▸ What is needed:
Transcribe the data underneath exactly, keeping every word in place.

Data for review: Begin

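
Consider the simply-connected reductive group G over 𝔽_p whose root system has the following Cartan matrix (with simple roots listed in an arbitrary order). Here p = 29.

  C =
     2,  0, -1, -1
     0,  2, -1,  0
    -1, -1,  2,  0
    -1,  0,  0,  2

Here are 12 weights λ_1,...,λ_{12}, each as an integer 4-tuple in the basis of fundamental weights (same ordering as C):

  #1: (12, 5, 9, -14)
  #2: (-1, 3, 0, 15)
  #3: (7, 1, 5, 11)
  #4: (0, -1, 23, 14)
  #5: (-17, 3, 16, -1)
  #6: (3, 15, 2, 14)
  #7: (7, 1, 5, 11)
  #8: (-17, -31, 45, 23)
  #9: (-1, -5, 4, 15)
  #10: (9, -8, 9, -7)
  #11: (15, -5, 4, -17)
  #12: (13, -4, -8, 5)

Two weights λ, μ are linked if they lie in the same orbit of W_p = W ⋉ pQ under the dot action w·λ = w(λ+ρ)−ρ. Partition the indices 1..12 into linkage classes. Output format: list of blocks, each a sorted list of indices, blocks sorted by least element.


C ↔ A_4 under row/col permutation; |W(A_4)| = 120.

Folding the 12 weights λ_j+ρ into Ā_29 (reps in the given 4-coord order):

    1: (0, 6, 10, 13)
    2: (0, 4, 1, 16)
    3: (8, 2, 6, 12)
    4: (1, 11, 13, 4)
    5: (0, 4, 1, 16)
    6: (4, 7, 3, 6)
    7: (8, 2, 6, 12)
    8: (0, 4, 1, 16)
    9: (0, 4, 1, 16)
    10: (4, 7, 3, 6)
    11: (0, 4, 1, 16)
    12: (4, 7, 3, 6)

Grouping the 12 weights by Ā_29-representative: 5 linkage classes.

[[1], [2, 5, 8, 9, 11], [3, 7], [4], [6, 10, 12]]


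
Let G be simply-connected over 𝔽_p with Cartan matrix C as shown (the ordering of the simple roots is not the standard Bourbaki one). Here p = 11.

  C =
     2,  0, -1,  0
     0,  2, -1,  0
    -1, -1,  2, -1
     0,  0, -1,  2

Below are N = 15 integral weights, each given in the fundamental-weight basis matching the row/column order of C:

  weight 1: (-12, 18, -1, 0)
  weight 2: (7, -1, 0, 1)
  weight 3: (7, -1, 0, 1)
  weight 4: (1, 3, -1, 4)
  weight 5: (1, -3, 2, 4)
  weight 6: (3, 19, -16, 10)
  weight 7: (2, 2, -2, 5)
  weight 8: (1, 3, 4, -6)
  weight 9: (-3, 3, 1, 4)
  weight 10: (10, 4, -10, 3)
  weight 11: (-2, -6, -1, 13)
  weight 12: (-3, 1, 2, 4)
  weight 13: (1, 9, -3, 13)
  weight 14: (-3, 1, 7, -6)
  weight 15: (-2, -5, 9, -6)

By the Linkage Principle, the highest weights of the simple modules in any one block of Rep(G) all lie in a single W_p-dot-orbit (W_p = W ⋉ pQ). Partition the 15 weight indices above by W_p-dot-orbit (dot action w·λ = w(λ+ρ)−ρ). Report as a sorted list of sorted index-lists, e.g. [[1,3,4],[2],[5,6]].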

Data for review: End

▸ Solution for this exercise:
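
Consider the simply-connected reductive group G over 𝔽_p whose root system has the following Cartan matrix (with simple roots listed in an arbitrary order). Here p = 29.

  C =
     2,  0, -1, -1
     0,  2, -1,  0
    -1, -1,  2,  0
    -1,  0,  0,  2

Here are 12 weights λ_1,...,λ_{12}, each as an integer 4-tuple in the basis of fundamental weights (same ordering as C):

  #1: (12, 5, 9, -14)
  #2: (-1, 3, 0, 15)
  #3: (7, 1, 5, 11)
  #4: (0, -1, 23, 14)
  #5: (-17, 3, 16, -1)
  #6: (3, 15, 2, 14)
  #7: (7, 1, 5, 11)
  #8: (-17, -31, 45, 23)
  #9: (-1, -5, 4, 15)
  #10: (9, -8, 9, -7)
  #11: (15, -5, 4, -17)
  #12: (13, -4, -8, 5)

Two weights λ, μ are linked if they lie in the same orbit of W_p = W ⋉ pQ under the dot action w·λ = w(λ+ρ)−ρ. Partition the indices 1..12 into linkage classes. Output format: list of blocks, each a sorted list of indices, blocks sorted by least element.


C ↔ A_4 under row/col permutation; |W(A_4)| = 120.

Folding the 12 weights λ_j+ρ into Ā_29 (reps in the given 4-coord order):

    1: (0, 6, 10, 13)
    2: (0, 4, 1, 16)
    3: (8, 2, 6, 12)
    4: (1, 11, 13, 4)
    5: (0, 4, 1, 16)
    6: (4, 7, 3, 6)
    7: (8, 2, 6, 12)
    8: (0, 4, 1, 16)
    9: (0, 4, 1, 16)
    10: (4, 7, 3, 6)
    11: (0, 4, 1, 16)
    12: (4, 7, 3, 6)

Grouping the 12 weights by Ā_29-representative: 5 linkage classes.

[[1], [2, 5, 8, 9, 11], [3, 7], [4], [6, 10, 12]]


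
Let G be simply-connected over 𝔽_p with Cartan matrix C as shown (the ordering of the simple roots is not the standard Bourbaki one). Here p = 11.

  C =
     2,  0, -1,  0
     0,  2, -1,  0
    -1, -1,  2, -1
     0,  0, -1,  2

Below are N = 15 integral weights, each given in the fundamental-weight basis matching the row/column order of C:

  weight 1: (-12, 18, -1, 0)
  weight 2: (7, -1, 0, 1)
  weight 3: (7, -1, 0, 1)
  weight 4: (1, 3, -1, 4)
  weight 5: (1, -3, 2, 4)
  weight 6: (3, 19, -16, 10)
  weight 7: (2, 2, -2, 5)
  weight 8: (1, 3, 4, -6)
  weight 9: (-3, 3, 1, 4)
  weight 10: (10, 4, -10, 3)
  weight 11: (-2, -6, -1, 13)
  weight 12: (-3, 1, 2, 4)
  weight 13: (1, 9, -3, 13)
  weight 14: (-3, 1, 7, -6)
  weight 15: (-2, -5, 9, -6)

By the Linkage Principle, the highest weights of the simple modules in any one block of Rep(G) all lie in a single W_p-dot-orbit (W_p = W ⋉ pQ). Partition the 15 weight indices above by W_p-dot-orbit (dot action w·λ = w(λ+ρ)−ρ). Report as a sorted list of sorted index-lists, e.g. [[1,3,4],[2],[5,6]].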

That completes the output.